WHAT THE TASK REQUIRES: Check the lines of the listing below for the word "finite", and state only how many have it.

TASK INPUTS:
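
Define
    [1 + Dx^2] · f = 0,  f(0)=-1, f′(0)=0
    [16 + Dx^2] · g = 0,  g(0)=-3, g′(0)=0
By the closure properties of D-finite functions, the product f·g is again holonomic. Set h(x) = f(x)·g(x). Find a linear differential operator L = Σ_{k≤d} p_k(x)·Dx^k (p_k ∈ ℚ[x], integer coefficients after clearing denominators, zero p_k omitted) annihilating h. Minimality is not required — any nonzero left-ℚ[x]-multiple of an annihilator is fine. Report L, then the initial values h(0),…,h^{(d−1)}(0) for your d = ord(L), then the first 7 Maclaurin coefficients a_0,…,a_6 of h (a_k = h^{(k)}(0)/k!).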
* * *
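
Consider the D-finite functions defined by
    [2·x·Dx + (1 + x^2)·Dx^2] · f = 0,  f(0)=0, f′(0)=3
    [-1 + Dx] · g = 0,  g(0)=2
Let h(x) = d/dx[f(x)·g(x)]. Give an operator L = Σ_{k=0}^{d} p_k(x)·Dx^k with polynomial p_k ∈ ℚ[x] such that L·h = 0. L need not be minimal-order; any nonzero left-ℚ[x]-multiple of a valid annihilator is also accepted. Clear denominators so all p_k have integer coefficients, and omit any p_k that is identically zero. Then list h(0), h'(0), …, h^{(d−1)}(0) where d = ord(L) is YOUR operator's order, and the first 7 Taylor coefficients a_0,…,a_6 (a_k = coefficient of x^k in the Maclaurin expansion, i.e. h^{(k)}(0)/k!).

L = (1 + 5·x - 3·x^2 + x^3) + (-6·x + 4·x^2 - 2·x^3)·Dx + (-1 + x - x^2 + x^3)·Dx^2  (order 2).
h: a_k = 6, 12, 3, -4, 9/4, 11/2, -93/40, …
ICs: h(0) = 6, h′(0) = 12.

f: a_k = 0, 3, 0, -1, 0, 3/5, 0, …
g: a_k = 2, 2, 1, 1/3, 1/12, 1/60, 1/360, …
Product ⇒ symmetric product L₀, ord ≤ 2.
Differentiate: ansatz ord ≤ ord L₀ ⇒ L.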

TASK RESULT: 2